#### Exercise prompt
Nothing should be left out: output all of the entries exactly.

[Saved data entries]

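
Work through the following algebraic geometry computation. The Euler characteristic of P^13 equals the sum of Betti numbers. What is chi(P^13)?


The complex projective space P^13 has one cell in each even real dimension 0, 2, ..., 26.
The cohomology groups are H^{2k}(P^13) = Z for k = 0,...,13, and 0 otherwise.
Euler characteristic = sum of Betti numbers = 1 per even-dimensional cohomology group.
chi(P^13) = 13 + 1 = 14

14


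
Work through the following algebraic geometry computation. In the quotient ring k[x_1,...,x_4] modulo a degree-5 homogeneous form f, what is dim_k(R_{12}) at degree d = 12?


For R = k[x_1,...,x_n]/(f) with f homogeneous of degree e:
The Hilbert series is (1 - t^e)/(1 - t)^n.
So h(d) = C(d+n-1, n-1) - C(d-e+n-1, n-1) for d >= e.
With n=4, e=5, d=12:
C(12+4-1, 4-1) = C(15, 3) = 455
C(12-5+4-1, 4-1) = C(10, 3) = 120
h(12) = 455 - 120 = 335

335


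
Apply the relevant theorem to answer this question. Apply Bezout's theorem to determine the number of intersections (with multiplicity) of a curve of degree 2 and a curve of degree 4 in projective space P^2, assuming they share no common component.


Bezout's theorem states the intersection count equals the product of degrees.
Intersection count = 2 * 4 = 8

8


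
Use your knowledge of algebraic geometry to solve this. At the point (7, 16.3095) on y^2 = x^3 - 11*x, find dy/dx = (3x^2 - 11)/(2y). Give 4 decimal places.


Using implicit differentiation of y^2 = x^3 - 11*x:
2y * dy/dx = 3x^2 - 11
dy/dx = (3x^2 - 11)/(2y)
Numerator: 3*7^2 - 11 = 136
Denominator: 2*16.3095 = 32.619
dy/dx = 136/32.619 = 4.1693

4.1693


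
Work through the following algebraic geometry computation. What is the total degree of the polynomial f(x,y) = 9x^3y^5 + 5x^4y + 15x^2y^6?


Examine each term for its total degree (sum of exponents).
  Term '9x^3y^5' has total degree 3+5 = 8.
  Term '5x^4y' has total degree 4+1 = 5.
  Term '15x^2y^6' has total degree 2+6 = 8.
The maximum total degree among all terms is 8.

8


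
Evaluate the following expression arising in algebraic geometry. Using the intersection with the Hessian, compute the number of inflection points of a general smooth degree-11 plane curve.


For a general smooth plane curve C of degree d, the inflection points are
the intersection of C with its Hessian curve, which has degree 3(d-2).
By Bezout, the total intersection number is d * 3(d-2) = 11 * 27 = 297.
For a general curve every flex is ordinary, so each contributes
multiplicity 1 to C·Hess(C), and the number of distinct inflection
points is 3d(d-2).
Inflection points = 3*11*(11-2) = 3*11*9 = 297

297


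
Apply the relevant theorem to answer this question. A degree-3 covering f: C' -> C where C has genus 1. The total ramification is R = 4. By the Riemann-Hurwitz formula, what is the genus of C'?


Riemann-Hurwitz formula: 2g' - 2 = d(2g - 2) + R
Given: d = 3, g = 1, R = 4
2g' - 2 = 3*(2*1 - 2) + 4
2g' - 2 = 3*0 + 4
2g' - 2 = 0 + 4 = 4
2g' = 6
g' = 3

3


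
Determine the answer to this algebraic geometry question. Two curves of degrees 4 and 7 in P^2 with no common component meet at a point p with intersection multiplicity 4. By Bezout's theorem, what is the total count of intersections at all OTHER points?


By Bezout's theorem, the total intersection number is d1 * d2.
Total = 4 * 7 = 28
Intersection multiplicity at p = 4
Remaining intersections = 28 - 4 = 24

24


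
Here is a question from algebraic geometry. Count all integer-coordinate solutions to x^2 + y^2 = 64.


Systematically check integer values of x where x^2 <= 64.
For each valid x, check if 64 - x^2 is a perfect square.
x=0: 64 - 0 = 64, sqrt = 8 (valid)
x=8: 64 - 64 = 0, sqrt = 0 (valid)
Total integer solutions found: 4

4


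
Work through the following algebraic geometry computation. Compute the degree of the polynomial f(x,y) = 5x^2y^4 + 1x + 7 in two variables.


Examine each term for its total degree (sum of exponents).
  Term '5x^2y^4' has total degree 2+4 = 6.
  Term '1x' has total degree 1+0 = 1.
  Term '7' has total degree 0+0 = 0.
The maximum total degree among all terms is 6.

6


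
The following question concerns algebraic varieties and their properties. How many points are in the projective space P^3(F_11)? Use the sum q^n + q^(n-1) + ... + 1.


P^3(F_11) has (q^(n+1) - 1)/(q - 1) points.
= 11^3 + 11^2 + 11^1 + 11^0
= 1331 + 121 + 11 + 1
= 1464

1464


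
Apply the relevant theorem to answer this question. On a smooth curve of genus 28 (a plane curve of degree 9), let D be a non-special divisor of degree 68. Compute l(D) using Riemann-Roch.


First, compute the genus of a smooth plane curve of degree 9:
g = (d-1)(d-2)/2 = (9-1)(9-2)/2 = 28
For a non-special divisor D (i.e., h^1(D) = 0), Riemann-Roch gives:
l(D) = deg(D) - g + 1
Since deg(D) = 68 >= 2g - 1 = 55, D is non-special.
l(D) = 68 - 28 + 1 = 41

41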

#### Solution to this exercise
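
Work through the following algebraic geometry computation. The Euler characteristic of P^13 equals the sum of Betti numbers. What is chi(P^13)?


The complex projective space P^13 has one cell in each even real dimension 0, 2, ..., 26.
The cohomology groups are H^{2k}(P^13) = Z for k = 0,...,13, and 0 otherwise.
Euler characteristic = sum of Betti numbers = 1 per even-dimensional cohomology group.
chi(P^13) = 13 + 1 = 14

14


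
Work through the following algebraic geometry computation. In the quotient ring k[x_1,...,x_4] modulo a degree-5 homogeneous form f, what is dim_k(R_{12}) at degree d = 12?


For R = k[x_1,...,x_n]/(f) with f homogeneous of degree e:
The Hilbert series is (1 - t^e)/(1 - t)^n.
So h(d) = C(d+n-1, n-1) - C(d-e+n-1, n-1) for d >= e.
With n=4, e=5, d=12:
C(12+4-1, 4-1) = C(15, 3) = 455
C(12-5+4-1, 4-1) = C(10, 3) = 120
h(12) = 455 - 120 = 335

335


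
Apply the relevant theorem to answer this question. Apply Bezout's theorem to determine the number of intersections (with multiplicity) of a curve of degree 2 and a curve of degree 4 in projective space P^2, assuming they share no common component.


Bezout's theorem states the intersection count equals the product of degrees.
Intersection count = 2 * 4 = 8

8


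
Use your knowledge of algebraic geometry to solve this. At the point (7, 16.3095) on y^2 = x^3 - 11*x, find dy/dx = (3x^2 - 11)/(2y). Give 4 decimal places.


Using implicit differentiation of y^2 = x^3 - 11*x:
2y * dy/dx = 3x^2 - 11
dy/dx = (3x^2 - 11)/(2y)
Numerator: 3*7^2 - 11 = 136
Denominator: 2*16.3095 = 32.619
dy/dx = 136/32.619 = 4.1693

4.1693


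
Work through the following algebraic geometry computation. What is the total degree of the polynomial f(x,y) = 9x^3y^5 + 5x^4y + 15x^2y^6?


Examine each term for its total degree (sum of exponents).
  Term '9x^3y^5' has total degree 3+5 = 8.
  Term '5x^4y' has total degree 4+1 = 5.
  Term '15x^2y^6' has total degree 2+6 = 8.
The maximum total degree among all terms is 8.

8


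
Evaluate the following expression arising in algebraic geometry. Using the intersection with the Hessian, compute the number of inflection points of a general smooth degree-11 plane curve.


For a general smooth plane curve C of degree d, the inflection points are
the intersection of C with its Hessian curve, which has degree 3(d-2).
By Bezout, the total intersection number is d * 3(d-2) = 11 * 27 = 297.
For a general curve every flex is ordinary, so each contributes
multiplicity 1 to C·Hess(C), and the number of distinct inflection
points is 3d(d-2).
Inflection points = 3*11*(11-2) = 3*11*9 = 297

297


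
Apply the relevant theorem to answer this question. A degree-3 covering f: C' -> C where C has genus 1. The total ramification is R = 4. By the Riemann-Hurwitz formula, what is the genus of C'?


Riemann-Hurwitz formula: 2g' - 2 = d(2g - 2) + R
Given: d = 3, g = 1, R = 4
2g' - 2 = 3*(2*1 - 2) + 4
2g' - 2 = 3*0 + 4
2g' - 2 = 0 + 4 = 4
2g' = 6
g' = 3

3


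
Determine the answer to this algebraic geometry question. Two curves of degrees 4 and 7 in P^2 with no common component meet at a point p with intersection multiplicity 4. By Bezout's theorem, what is the total count of intersections at all OTHER points?


By Bezout's theorem, the total intersection number is d1 * d2.
Total = 4 * 7 = 28
Intersection multiplicity at p = 4
Remaining intersections = 28 - 4 = 24

24


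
Here is a question from algebraic geometry. Count all integer-coordinate solutions to x^2 + y^2 = 64.


Systematically check integer values of x where x^2 <= 64.
For each valid x, check if 64 - x^2 is a perfect square.
x=0: 64 - 0 = 64, sqrt = 8 (valid)
x=8: 64 - 64 = 0, sqrt = 0 (valid)
Total integer solutions found: 4

4


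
Work through the following algebraic geometry computation. Compute the degree of the polynomial f(x,y) = 5x^2y^4 + 1x + 7 in two variables.


Examine each term for its total degree (sum of exponents).
  Term '5x^2y^4' has total degree 2+4 = 6.
  Term '1x' has total degree 1+0 = 1.
  Term '7' has total degree 0+0 = 0.
The maximum total degree among all terms is 6.

6


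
The following question concerns algebraic varieties and their properties. How many points are in the projective space P^3(F_11)? Use the sum q^n + q^(n-1) + ... + 1.


P^3(F_11) has (q^(n+1) - 1)/(q - 1) points.
= 11^3 + 11^2 + 11^1 + 11^0
= 1331 + 121 + 11 + 1
= 1464

1464


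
Apply the relevant theorem to answer this question. On a smooth curve of genus 28 (a plane curve of degree 9), let D be a non-special divisor of degree 68. Compute l(D) using Riemann-Roch.


First, compute the genus of a smooth plane curve of degree 9:
g = (d-1)(d-2)/2 = (9-1)(9-2)/2 = 28
For a non-special divisor D (i.e., h^1(D) = 0), Riemann-Roch gives:
l(D) = deg(D) - g + 1
Since deg(D) = 68 >= 2g - 1 = 55, D is non-special.
l(D) = 68 - 28 + 1 = 41

41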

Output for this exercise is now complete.